_REQUIRED ACTION:_ Nothing in the data may be altered, so output all of it exactly.

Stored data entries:
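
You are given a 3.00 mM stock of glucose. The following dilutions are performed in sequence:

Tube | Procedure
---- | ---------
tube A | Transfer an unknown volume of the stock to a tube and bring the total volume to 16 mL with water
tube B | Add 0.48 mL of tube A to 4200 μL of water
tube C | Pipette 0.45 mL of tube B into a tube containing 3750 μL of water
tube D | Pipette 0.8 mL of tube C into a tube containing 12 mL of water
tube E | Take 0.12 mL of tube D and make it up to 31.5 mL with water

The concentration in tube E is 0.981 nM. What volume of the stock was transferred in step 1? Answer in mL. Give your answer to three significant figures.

2.00 mL

Step 1: v brought to 16 mL → factor = 16 mL/v
Step 2: 0.48 mL + 4200 μL = 4.68 mL total → factor 4.68/0.48 = 9.75
Step 3: 0.45 mL + 3750 μL = 4.2 mL total → factor 4.2/0.45 = 9.3333
Step 4: 0.8 mL + 12 mL = 12.8 mL total → factor 12.8/0.8 = 16
Step 5: 0.12 mL brought to 31.5 mL → factor 31.5/0.12 = 262.5
Product of known-step factors = 3.822 × 10^5
Overall factor = 3.00 mM / (0.981 nM) = 3.0581 × 10^6
Step-1 factor = 3.0581 × 10^6 / 3.822 × 10^5 = 8.0013
v = 16 mL / 8.0013 = 2.00 mL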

_SOLUTION TO THIS EXERCISE:_
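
You are given a 3.00 mM stock of glucose. The following dilutions are performed in sequence:

Tube | Procedure
---- | ---------
tube A | Transfer an unknown volume of the stock to a tube and bring the total volume to 16 mL with water
tube B | Add 0.48 mL of tube A to 4200 μL of water
tube C | Pipette 0.45 mL of tube B into a tube containing 3750 μL of water
tube D | Pipette 0.8 mL of tube C into a tube containing 12 mL of water
tube E | Take 0.12 mL of tube D and make it up to 31.5 mL with water

The concentration in tube E is 0.981 nM. What volume of the stock was transferred in step 1? Answer in mL. Give your answer to three significant figures.

2.00 mL

Step 1: v brought to 16 mL → factor = 16 mL/v
Step 2: 0.48 mL + 4200 μL = 4.68 mL total → factor 4.68/0.48 = 9.75
Step 3: 0.45 mL + 3750 μL = 4.2 mL total → factor 4.2/0.45 = 9.3333
Step 4: 0.8 mL + 12 mL = 12.8 mL total → factor 12.8/0.8 = 16
Step 5: 0.12 mL brought to 31.5 mL → factor 31.5/0.12 = 262.5
Product of known-step factors = 3.822 × 10^5
Overall factor = 3.00 mM / (0.981 nM) = 3.0581 × 10^6
Step-1 factor = 3.0581 × 10^6 / 3.822 × 10^5 = 8.0013
v = 16 mL / 8.0013 = 2.00 mL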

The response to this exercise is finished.